In the records below, count every line that includes the word "Function". Provide the total alone.
--- SUPPLIED MATERIAL Enclosed Below ---
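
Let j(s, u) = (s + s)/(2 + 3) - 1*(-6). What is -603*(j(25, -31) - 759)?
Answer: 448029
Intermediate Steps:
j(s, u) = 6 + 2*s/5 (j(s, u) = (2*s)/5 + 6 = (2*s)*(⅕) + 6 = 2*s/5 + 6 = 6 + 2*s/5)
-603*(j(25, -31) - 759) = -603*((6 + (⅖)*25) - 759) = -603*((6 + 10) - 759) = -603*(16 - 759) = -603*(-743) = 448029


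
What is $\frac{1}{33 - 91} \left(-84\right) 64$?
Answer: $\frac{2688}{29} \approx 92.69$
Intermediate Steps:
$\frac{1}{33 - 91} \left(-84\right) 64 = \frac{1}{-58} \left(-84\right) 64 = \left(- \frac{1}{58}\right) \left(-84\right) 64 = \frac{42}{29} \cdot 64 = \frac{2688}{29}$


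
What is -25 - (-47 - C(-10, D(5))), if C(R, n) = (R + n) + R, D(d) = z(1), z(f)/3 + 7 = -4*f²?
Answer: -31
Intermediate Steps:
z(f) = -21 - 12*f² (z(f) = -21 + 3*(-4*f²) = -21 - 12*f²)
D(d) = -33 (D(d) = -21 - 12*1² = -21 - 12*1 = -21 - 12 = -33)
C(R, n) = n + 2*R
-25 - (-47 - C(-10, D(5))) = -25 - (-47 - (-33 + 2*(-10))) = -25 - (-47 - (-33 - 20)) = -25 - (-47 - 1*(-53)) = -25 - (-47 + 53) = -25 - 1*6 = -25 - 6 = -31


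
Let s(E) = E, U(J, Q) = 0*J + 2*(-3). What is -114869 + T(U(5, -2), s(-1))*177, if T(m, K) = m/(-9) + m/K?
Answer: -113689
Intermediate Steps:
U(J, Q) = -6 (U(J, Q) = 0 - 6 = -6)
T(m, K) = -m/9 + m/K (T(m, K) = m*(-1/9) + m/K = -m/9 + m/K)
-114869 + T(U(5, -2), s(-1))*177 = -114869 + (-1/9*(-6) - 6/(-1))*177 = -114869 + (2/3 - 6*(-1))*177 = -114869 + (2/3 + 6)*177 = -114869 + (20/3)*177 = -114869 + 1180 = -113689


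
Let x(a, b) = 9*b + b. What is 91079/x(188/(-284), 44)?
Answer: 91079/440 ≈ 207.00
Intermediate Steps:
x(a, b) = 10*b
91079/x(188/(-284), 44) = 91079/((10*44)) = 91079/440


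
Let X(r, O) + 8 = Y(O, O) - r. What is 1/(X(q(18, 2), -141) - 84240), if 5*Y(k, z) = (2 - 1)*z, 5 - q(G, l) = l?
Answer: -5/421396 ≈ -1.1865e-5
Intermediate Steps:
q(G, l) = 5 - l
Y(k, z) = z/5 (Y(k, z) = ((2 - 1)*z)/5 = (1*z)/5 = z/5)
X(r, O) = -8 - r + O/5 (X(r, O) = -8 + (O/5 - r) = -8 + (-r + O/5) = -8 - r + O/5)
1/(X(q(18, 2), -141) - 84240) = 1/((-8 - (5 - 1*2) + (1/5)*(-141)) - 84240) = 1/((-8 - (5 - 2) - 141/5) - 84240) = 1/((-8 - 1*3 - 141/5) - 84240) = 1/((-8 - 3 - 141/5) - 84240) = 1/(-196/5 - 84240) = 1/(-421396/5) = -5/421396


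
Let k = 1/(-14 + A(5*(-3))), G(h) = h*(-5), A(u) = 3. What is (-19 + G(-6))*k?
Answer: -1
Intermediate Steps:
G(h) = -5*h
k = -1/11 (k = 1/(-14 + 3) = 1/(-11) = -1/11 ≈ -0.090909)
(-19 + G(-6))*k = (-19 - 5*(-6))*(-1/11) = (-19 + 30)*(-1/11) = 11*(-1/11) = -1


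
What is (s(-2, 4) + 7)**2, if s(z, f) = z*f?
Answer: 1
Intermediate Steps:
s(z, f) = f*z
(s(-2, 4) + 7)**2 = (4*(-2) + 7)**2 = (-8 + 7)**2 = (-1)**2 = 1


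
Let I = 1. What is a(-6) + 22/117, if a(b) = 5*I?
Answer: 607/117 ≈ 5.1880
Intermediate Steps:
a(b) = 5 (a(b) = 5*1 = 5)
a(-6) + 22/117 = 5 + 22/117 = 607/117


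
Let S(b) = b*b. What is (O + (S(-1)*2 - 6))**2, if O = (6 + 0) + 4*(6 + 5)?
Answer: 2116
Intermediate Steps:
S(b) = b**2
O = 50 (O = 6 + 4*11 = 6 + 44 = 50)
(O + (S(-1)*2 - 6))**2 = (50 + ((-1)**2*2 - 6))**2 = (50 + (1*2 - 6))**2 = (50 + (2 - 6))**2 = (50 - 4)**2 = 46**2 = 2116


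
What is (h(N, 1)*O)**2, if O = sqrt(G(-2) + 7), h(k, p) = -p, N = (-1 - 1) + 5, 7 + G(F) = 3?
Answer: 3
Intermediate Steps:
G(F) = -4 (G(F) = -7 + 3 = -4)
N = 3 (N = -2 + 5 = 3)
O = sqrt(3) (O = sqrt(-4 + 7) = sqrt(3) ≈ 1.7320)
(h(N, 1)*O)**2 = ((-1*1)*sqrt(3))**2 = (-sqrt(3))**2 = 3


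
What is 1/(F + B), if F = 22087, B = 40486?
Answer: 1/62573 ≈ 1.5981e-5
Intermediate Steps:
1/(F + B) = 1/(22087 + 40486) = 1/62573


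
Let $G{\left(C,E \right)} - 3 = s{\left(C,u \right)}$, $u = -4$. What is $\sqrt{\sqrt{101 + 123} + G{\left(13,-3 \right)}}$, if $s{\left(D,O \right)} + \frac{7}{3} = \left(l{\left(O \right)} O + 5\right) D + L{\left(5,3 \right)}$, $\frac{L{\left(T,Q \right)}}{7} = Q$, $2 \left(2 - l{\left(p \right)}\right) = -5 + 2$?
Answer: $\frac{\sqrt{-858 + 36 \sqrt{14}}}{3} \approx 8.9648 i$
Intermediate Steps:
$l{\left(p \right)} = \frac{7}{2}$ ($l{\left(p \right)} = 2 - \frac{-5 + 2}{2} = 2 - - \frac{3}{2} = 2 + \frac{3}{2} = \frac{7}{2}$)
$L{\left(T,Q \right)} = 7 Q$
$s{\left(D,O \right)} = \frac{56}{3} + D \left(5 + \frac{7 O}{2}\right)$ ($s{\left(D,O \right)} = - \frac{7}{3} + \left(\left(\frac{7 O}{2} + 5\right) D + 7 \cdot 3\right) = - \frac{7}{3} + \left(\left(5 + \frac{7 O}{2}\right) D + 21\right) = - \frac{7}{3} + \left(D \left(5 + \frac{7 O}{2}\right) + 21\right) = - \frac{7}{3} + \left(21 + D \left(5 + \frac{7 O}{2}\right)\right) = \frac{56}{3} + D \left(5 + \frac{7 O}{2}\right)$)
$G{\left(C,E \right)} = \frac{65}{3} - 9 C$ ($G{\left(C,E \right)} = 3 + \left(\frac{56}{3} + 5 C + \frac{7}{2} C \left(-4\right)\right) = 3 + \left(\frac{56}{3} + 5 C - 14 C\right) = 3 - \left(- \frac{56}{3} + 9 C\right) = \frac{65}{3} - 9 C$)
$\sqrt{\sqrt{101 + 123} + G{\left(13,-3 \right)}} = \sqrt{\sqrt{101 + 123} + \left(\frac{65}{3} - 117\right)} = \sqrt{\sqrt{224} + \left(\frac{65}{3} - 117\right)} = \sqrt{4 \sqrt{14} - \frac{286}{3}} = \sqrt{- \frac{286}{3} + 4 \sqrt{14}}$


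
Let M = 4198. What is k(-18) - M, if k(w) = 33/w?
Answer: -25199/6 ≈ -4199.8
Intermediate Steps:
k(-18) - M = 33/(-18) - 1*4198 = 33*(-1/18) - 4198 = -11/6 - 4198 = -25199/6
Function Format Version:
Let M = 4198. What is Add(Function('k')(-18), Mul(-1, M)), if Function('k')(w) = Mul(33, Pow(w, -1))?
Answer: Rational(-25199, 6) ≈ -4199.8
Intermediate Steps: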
--- End of Enclosed SUPPLIED MATERIAL ---
→ **ANSWER TO THIS EXERCISE**
2